- Task requirements: Lines before the one with "Write the string that comes next." are left out; return that line and all that follow it, exactly, through the end of the data.

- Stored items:
━━━━━━━━━━━━━━━━

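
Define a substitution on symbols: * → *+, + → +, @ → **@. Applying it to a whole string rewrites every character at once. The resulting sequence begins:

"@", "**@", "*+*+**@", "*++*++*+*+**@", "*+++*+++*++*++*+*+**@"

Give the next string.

Rewriting the 21 symbols of *+++*+++*++*++*+*+**@ one by one yields *+ + + + *+ + + + *+ + + *+ + + *+ + *+ + *+ *+ **@; concatenated:

*++++*++++*+++*+++*++*++*+*+**@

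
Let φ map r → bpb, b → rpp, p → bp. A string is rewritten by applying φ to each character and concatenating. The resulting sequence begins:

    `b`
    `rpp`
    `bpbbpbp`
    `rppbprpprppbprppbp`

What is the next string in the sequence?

Rewriting the 18 symbols of rppbprpprppbprppbp one by one yields bpb bp bp rpp bp bpb bp bp bpb bp bp rpp bp bpb bp bp rpp bp; concatenated:

bpbbpbprppbpbpbbpbpbpbbpbprppbpbpbbpbprppbp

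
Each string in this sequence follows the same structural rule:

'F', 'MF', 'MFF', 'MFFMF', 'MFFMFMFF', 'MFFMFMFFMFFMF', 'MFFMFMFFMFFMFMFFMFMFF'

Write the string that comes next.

MFFMFMFFMFFMFMFFMFMFFMFFMFMFFMFFMF

This is a Fibonacci-style word recurrence s(k) = s(k−1)·s(k−2): e.g. MF·F = MFF.
So term 8 is MFFMFMFFMFFMFMFFMFMFF·MFFMFMFFMFFMF.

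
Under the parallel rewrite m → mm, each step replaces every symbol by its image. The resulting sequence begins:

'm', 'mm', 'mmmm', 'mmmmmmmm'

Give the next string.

mmmmmmmmmmmmmmmm

Apply φ to mmmmmmmm symbol by symbol: m→mm, m→mm, m→mm, m→mm, m→mm, m→mm, m→mm, m→mm; joined: mm mm mm mm mm mm mm mm.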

━━━━━━━━━━━━━━━━

- Solved exercise:
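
Write the string that comes next.

MFFMFMFFMFFMFMFFMFMFFMFFMFMFFMFFMF

This is a Fibonacci-style word recurrence s(k) = s(k−1)·s(k−2): e.g. MF·F = MFF.
So term 8 is MFFMFMFFMFFMFMFFMFMFF·MFFMFMFFMFFMF.

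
Under the parallel rewrite m → mm, each step replaces every symbol by its image. The resulting sequence begins:

'm', 'mm', 'mmmm', 'mmmmmmmm'

Give the next string.

mmmmmmmmmmmmmmmm

Apply φ to mmmmmmmm symbol by symbol: m→mm, m→mm, m→mm, m→mm, m→mm, m→mm, m→mm, m→mm; joined: mm mm mm mm mm mm mm mm.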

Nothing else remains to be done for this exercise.